§ **HOW TO COMPLETE THIS TASK**: Going through the data below, please show each line containing the string "Answer".

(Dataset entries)
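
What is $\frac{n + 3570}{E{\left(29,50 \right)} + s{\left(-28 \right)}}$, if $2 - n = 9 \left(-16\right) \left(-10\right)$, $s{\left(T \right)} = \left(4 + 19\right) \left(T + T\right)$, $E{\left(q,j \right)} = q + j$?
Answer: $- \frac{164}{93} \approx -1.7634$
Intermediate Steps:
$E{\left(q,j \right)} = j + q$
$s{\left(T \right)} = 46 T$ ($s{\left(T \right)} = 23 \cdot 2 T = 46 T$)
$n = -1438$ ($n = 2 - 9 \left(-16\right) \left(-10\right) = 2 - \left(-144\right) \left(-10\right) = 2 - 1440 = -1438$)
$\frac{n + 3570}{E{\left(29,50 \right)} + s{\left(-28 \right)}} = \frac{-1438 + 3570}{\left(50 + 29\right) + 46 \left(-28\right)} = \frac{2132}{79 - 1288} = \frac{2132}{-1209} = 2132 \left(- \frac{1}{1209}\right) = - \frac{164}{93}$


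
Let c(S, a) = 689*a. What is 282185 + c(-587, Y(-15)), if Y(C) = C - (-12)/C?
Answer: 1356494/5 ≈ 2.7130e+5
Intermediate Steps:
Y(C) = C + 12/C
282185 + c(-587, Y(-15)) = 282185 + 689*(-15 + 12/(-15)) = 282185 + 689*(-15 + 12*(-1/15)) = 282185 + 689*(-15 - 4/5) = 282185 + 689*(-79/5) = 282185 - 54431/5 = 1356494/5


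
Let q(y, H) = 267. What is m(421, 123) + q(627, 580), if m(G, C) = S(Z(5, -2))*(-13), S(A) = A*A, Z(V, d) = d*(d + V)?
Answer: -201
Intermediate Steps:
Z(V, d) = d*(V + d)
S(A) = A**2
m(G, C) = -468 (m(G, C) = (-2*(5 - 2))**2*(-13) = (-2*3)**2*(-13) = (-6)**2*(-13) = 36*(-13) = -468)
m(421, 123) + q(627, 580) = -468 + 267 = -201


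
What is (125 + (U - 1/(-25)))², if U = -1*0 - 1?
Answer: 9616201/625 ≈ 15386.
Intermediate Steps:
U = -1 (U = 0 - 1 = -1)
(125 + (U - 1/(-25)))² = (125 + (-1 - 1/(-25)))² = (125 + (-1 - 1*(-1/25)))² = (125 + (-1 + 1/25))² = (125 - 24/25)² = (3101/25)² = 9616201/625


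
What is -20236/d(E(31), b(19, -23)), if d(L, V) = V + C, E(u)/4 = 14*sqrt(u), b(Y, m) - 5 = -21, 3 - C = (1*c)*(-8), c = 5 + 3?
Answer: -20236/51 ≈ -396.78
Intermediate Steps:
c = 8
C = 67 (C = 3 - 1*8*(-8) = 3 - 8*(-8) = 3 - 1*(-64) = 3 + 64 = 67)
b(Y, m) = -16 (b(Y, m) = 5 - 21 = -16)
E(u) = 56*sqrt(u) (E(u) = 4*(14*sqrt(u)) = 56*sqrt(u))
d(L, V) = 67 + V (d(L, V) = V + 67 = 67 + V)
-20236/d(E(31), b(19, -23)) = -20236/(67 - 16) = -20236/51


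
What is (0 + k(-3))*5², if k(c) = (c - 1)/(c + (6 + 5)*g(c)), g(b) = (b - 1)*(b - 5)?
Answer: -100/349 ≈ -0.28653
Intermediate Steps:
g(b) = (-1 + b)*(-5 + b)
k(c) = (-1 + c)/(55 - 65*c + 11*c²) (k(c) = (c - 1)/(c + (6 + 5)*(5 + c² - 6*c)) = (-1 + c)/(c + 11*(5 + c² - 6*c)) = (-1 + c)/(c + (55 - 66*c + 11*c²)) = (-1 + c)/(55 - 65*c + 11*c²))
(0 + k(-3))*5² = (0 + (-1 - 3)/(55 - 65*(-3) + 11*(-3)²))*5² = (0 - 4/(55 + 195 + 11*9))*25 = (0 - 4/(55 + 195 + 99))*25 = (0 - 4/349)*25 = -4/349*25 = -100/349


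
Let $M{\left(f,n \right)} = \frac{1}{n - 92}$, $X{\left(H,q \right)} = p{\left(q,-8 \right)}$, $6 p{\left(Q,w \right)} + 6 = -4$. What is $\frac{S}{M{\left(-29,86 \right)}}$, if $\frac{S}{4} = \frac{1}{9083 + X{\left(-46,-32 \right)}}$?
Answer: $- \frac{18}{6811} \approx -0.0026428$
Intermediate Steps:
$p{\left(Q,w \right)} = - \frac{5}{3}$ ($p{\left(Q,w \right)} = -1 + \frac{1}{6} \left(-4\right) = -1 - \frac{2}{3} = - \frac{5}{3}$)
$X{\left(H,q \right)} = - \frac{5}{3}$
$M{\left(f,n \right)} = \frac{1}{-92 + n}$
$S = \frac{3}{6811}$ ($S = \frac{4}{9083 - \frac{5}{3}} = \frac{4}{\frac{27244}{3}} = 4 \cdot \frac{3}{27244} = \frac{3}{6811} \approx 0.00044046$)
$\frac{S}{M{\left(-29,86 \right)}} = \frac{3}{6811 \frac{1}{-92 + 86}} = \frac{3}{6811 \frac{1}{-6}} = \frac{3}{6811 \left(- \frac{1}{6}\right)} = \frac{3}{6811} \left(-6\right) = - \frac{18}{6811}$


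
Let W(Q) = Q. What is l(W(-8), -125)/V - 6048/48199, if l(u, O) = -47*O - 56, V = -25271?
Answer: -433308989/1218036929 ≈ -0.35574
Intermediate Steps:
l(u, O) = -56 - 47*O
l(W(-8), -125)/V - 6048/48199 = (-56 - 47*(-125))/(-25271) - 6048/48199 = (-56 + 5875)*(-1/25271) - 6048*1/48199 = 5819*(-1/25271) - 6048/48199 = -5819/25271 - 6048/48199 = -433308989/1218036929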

§ **COMPLETED EXERCISE**:
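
Answer: $- \frac{164}{93} \approx -1.7634$
Answer: 1356494/5 ≈ 2.7130e+5
Answer: -201
Answer: 9616201/625 ≈ 15386.
Answer: -20236/51 ≈ -396.78
Answer: -100/349 ≈ -0.28653
Answer: $- \frac{18}{6811} \approx -0.0026428$
Answer: -433308989/1218036929 ≈ -0.35574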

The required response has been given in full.